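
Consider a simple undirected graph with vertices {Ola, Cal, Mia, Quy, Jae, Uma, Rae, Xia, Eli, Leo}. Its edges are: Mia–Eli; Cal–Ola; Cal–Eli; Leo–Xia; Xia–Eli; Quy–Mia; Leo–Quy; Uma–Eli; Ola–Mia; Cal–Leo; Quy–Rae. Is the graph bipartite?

The cycle Cal-Ola-Mia-Quy-Leo-Cal has length 5, which is odd, so the graph is not bipartite.

No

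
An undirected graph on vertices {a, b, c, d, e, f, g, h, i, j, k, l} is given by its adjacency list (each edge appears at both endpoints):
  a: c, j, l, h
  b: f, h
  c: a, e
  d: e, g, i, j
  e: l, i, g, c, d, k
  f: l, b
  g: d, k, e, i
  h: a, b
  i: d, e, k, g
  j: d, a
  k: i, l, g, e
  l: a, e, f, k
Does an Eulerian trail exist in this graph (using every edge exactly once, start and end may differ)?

Degrees: a:4, b:2, c:2, d:4, e:6, f:2, g:4, h:2, i:4, j:2, k:4, l:4
Odd-degree vertices: none (0 total).
With 0 odd-degree vertices and all edges in one connected piece, an Eulerian trail exists.

Yes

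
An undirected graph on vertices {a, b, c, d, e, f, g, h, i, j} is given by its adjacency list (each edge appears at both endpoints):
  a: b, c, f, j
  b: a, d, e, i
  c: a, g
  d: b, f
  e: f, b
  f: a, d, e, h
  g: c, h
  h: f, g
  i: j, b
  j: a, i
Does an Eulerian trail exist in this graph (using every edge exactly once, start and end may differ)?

Yes

Degrees: a:4, b:4, c:2, d:2, e:2, f:4, g:2, h:2, i:2, j:2
Odd-degree vertices: none (0 total).
With 0 odd-degree vertices and all edges in one connected piece, an Eulerian trail exists.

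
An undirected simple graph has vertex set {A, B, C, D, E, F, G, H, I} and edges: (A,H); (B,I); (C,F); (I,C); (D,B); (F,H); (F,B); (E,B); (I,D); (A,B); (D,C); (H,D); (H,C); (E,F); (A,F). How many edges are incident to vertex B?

Neighbors of B: A, D, E, F, I.

5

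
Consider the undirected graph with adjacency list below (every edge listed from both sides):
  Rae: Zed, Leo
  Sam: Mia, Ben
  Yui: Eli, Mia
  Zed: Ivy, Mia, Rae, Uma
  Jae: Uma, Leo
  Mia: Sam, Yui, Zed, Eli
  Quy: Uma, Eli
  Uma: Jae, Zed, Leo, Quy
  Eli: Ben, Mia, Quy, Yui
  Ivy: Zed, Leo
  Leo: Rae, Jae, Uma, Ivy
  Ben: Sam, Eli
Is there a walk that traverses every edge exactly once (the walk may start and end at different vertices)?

Degrees: Rae:2, Sam:2, Yui:2, Zed:4, Jae:2, Mia:4, Quy:2, Uma:4, Eli:4, Ivy:2, Leo:4, Ben:2
Odd-degree vertices: none (0 total).
With 0 odd-degree vertices and all edges in one connected piece, an Eulerian trail exists.

Yes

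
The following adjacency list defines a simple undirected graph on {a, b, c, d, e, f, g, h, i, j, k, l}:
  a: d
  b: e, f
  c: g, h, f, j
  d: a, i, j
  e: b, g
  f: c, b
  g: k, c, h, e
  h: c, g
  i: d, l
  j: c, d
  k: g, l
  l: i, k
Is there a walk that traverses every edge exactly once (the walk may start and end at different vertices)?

Yes

Degrees: a:1, b:2, c:4, d:3, e:2, f:2, g:4, h:2, i:2, j:2, k:2, l:2
Odd-degree vertices: a, d (2 total).
The non-isolated vertices are connected and exactly 2 have odd degree, so an Eulerian trail exists (from a to d).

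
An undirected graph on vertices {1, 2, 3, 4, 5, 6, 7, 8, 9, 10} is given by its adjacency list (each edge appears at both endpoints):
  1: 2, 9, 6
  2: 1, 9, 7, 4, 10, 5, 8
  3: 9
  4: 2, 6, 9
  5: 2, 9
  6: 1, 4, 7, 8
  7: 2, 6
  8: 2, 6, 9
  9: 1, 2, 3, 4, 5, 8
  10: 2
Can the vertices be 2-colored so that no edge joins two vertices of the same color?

No

The cycle 8-9-2-8 has length 3, which is odd, so the graph is not bipartite.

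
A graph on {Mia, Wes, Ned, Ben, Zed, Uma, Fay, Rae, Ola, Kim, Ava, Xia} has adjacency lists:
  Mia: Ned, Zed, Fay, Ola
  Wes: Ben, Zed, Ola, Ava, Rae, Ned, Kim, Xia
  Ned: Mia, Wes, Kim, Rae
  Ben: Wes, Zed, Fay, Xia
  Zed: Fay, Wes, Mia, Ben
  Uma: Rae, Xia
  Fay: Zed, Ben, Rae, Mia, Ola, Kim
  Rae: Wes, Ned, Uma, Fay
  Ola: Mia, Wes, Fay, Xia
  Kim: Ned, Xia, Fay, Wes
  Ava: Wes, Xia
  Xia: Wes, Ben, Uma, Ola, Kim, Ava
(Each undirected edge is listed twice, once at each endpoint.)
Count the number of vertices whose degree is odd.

0

Degrees: Mia:4, Wes:8, Ned:4, Ben:4, Zed:4, Uma:2, Fay:6, Rae:4, Ola:4, Kim:4, Ava:2, Xia:6
Odd-degree vertices: none.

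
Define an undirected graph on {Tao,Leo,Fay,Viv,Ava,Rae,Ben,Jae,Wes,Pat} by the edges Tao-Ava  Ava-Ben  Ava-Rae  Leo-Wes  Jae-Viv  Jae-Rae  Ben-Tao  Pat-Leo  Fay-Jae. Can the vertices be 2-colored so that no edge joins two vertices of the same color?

No

The cycle Ben-Tao-Ava-Ben has length 3, which is odd, so the graph is not bipartite.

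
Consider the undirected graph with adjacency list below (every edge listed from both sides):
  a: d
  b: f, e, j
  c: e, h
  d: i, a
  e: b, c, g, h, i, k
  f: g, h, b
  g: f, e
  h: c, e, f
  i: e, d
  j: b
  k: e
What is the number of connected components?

1

Component: {a, b, c, d, e, f, g, h, i, j, k}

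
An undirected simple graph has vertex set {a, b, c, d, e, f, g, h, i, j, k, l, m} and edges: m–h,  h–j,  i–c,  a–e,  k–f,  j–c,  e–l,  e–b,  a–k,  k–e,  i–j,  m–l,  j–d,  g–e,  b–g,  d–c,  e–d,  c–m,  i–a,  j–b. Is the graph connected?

Starting from a and exploring outward reaches every vertex (a, e, i, k, b, l, g, d, j, c, f, m, h); the graph is connected.

Yes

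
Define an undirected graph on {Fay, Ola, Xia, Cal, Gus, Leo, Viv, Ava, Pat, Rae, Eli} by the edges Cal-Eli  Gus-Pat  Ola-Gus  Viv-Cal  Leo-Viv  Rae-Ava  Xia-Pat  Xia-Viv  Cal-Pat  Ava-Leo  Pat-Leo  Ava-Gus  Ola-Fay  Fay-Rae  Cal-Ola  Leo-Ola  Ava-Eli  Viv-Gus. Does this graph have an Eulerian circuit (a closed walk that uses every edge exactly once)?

Yes

Degrees: Fay:2, Ola:4, Xia:2, Cal:4, Gus:4, Leo:4, Viv:4, Ava:4, Pat:4, Rae:2, Eli:2
Every vertex has even degree and the edges form a single connected piece, so an Eulerian circuit exists.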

####

DIRECTIONS FOR THIS TASK. Set down the data exactly.

TASK RESPONSE.
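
Consider a simple undirected graph with vertices {Ola, Cal, Mia, Quy, Jae, Uma, Rae, Xia, Eli, Leo}. Its edges are: Mia–Eli; Cal–Ola; Cal–Eli; Leo–Xia; Xia–Eli; Quy–Mia; Leo–Quy; Uma–Eli; Ola–Mia; Cal–Leo; Quy–Rae. Is the graph bipartite?

The cycle Cal-Ola-Mia-Quy-Leo-Cal has length 5, which is odd, so the graph is not bipartite.

No

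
An undirected graph on vertices {a, b, c, d, e, f, g, h, i, j, k, l} is given by its adjacency list (each edge appears at both endpoints):
  a: c, j, l, h
  b: f, h
  c: a, e
  d: e, g, i, j
  e: l, i, g, c, d, k
  f: l, b
  g: d, k, e, i
  h: a, b
  i: d, e, k, g
  j: d, a
  k: i, l, g, e
  l: a, e, f, k
Does an Eulerian trail exist in this graph (using every edge exactly once, start and end may differ)?

Degrees: a:4, b:2, c:2, d:4, e:6, f:2, g:4, h:2, i:4, j:2, k:4, l:4
Odd-degree vertices: none (0 total).
With 0 odd-degree vertices and all edges in one connected piece, an Eulerian trail exists.

Yes

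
An undirected graph on vertices {a, b, c, d, e, f, g, h, i, j} is given by its adjacency list (each edge appears at both endpoints):
  a: b, c, f, j
  b: a, d, e, i
  c: a, g
  d: b, f
  e: f, b
  f: a, d, e, h
  g: c, h
  h: f, g
  i: j, b
  j: a, i
Does an Eulerian trail exist in this graph (using every edge exactly once, start and end may differ)?

Yes

Degrees: a:4, b:4, c:2, d:2, e:2, f:4, g:2, h:2, i:2, j:2
Odd-degree vertices: none (0 total).
With 0 odd-degree vertices and all edges in one connected piece, an Eulerian trail exists.

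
An undirected simple graph has vertex set {A, B, C, D, E, F, G, H, I} and edges: (A,H); (B,I); (C,F); (I,C); (D,B); (F,H); (F,B); (E,B); (I,D); (A,B); (D,C); (H,D); (H,C); (E,F); (A,F). How many edges are incident to vertex B?

Neighbors of B: A, D, E, F, I.

5

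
Consider the undirected graph with adjacency list below (every edge listed from both sides):
  Rae: Zed, Leo
  Sam: Mia, Ben
  Yui: Eli, Mia
  Zed: Ivy, Mia, Rae, Uma
  Jae: Uma, Leo
  Mia: Sam, Yui, Zed, Eli
  Quy: Uma, Eli
  Uma: Jae, Zed, Leo, Quy
  Eli: Ben, Mia, Quy, Yui
  Ivy: Zed, Leo
  Leo: Rae, Jae, Uma, Ivy
  Ben: Sam, Eli
Is there a walk that traverses every edge exactly once (the walk may start and end at different vertices)?

Degrees: Rae:2, Sam:2, Yui:2, Zed:4, Jae:2, Mia:4, Quy:2, Uma:4, Eli:4, Ivy:2, Leo:4, Ben:2
Odd-degree vertices: none (0 total).
With 0 odd-degree vertices and all edges in one connected piece, an Eulerian trail exists.

Yes

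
The following adjacency list defines a simple undirected graph on {a, b, c, d, e, f, g, h, i, j, k, l}:
  a: d
  b: e, f
  c: g, h, f, j
  d: a, i, j
  e: b, g
  f: c, b
  g: k, c, h, e
  h: c, g
  i: d, l
  j: c, d
  k: g, l
  l: i, k
Is there a walk that traverses every edge exactly once (the walk may start and end at different vertices)?

Yes

Degrees: a:1, b:2, c:4, d:3, e:2, f:2, g:4, h:2, i:2, j:2, k:2, l:2
Odd-degree vertices: a, d (2 total).
The non-isolated vertices are connected and exactly 2 have odd degree, so an Eulerian trail exists (from a to d).

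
An undirected graph on vertices {1, 2, 3, 4, 5, 6, 7, 8, 9, 10} is given by its adjacency list (each edge appears at both endpoints):
  1: 2, 9, 6
  2: 1, 9, 7, 4, 10, 5, 8
  3: 9
  4: 2, 6, 9
  5: 2, 9
  6: 1, 4, 7, 8
  7: 2, 6
  8: 2, 6, 9
  9: 1, 2, 3, 4, 5, 8
  10: 2
Can the vertices be 2-colored so that no edge joins two vertices of the same color?

No

The cycle 8-9-2-8 has length 3, which is odd, so the graph is not bipartite.

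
A graph on {Mia, Wes, Ned, Ben, Zed, Uma, Fay, Rae, Ola, Kim, Ava, Xia} has adjacency lists:
  Mia: Ned, Zed, Fay, Ola
  Wes: Ben, Zed, Ola, Ava, Rae, Ned, Kim, Xia
  Ned: Mia, Wes, Kim, Rae
  Ben: Wes, Zed, Fay, Xia
  Zed: Fay, Wes, Mia, Ben
  Uma: Rae, Xia
  Fay: Zed, Ben, Rae, Mia, Ola, Kim
  Rae: Wes, Ned, Uma, Fay
  Ola: Mia, Wes, Fay, Xia
  Kim: Ned, Xia, Fay, Wes
  Ava: Wes, Xia
  Xia: Wes, Ben, Uma, Ola, Kim, Ava
(Each undirected edge is listed twice, once at each endpoint.)
Count the number of vertices whose degree is odd.

0

Degrees: Mia:4, Wes:8, Ned:4, Ben:4, Zed:4, Uma:2, Fay:6, Rae:4, Ola:4, Kim:4, Ava:2, Xia:6
Odd-degree vertices: none.

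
Define an undirected graph on {Tao,Leo,Fay,Viv,Ava,Rae,Ben,Jae,Wes,Pat} by the edges Tao-Ava  Ava-Ben  Ava-Rae  Leo-Wes  Jae-Viv  Jae-Rae  Ben-Tao  Pat-Leo  Fay-Jae. Can the vertices be 2-colored so that no edge joins two vertices of the same color?

No

The cycle Ben-Tao-Ava-Ben has length 3, which is odd, so the graph is not bipartite.

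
Consider the undirected graph with adjacency list below (every edge listed from both sides):
  a: d
  b: f, e, j
  c: e, h
  d: i, a
  e: b, c, g, h, i, k
  f: g, h, b
  g: f, e
  h: c, e, f
  i: e, d
  j: b
  k: e
What is the number of connected components?

1

Component: {a, b, c, d, e, f, g, h, i, j, k}

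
An undirected simple graph has vertex set {a, b, c, d, e, f, g, h, i, j, k, l, m} and edges: m–h,  h–j,  i–c,  a–e,  k–f,  j–c,  e–l,  e–b,  a–k,  k–e,  i–j,  m–l,  j–d,  g–e,  b–g,  d–c,  e–d,  c–m,  i–a,  j–b. Is the graph connected?

Starting from a and exploring outward reaches every vertex (a, e, i, k, b, l, g, d, j, c, f, m, h); the graph is connected.

Yes

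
Define an undirected graph on {Fay, Ola, Xia, Cal, Gus, Leo, Viv, Ava, Pat, Rae, Eli} by the edges Cal-Eli  Gus-Pat  Ola-Gus  Viv-Cal  Leo-Viv  Rae-Ava  Xia-Pat  Xia-Viv  Cal-Pat  Ava-Leo  Pat-Leo  Ava-Gus  Ola-Fay  Fay-Rae  Cal-Ola  Leo-Ola  Ava-Eli  Viv-Gus. Does this graph have an Eulerian circuit (a closed walk that uses every edge exactly once)?

Yes

Degrees: Fay:2, Ola:4, Xia:2, Cal:4, Gus:4, Leo:4, Viv:4, Ava:4, Pat:4, Rae:2, Eli:2
Every vertex has even degree and the edges form a single connected piece, so an Eulerian circuit exists.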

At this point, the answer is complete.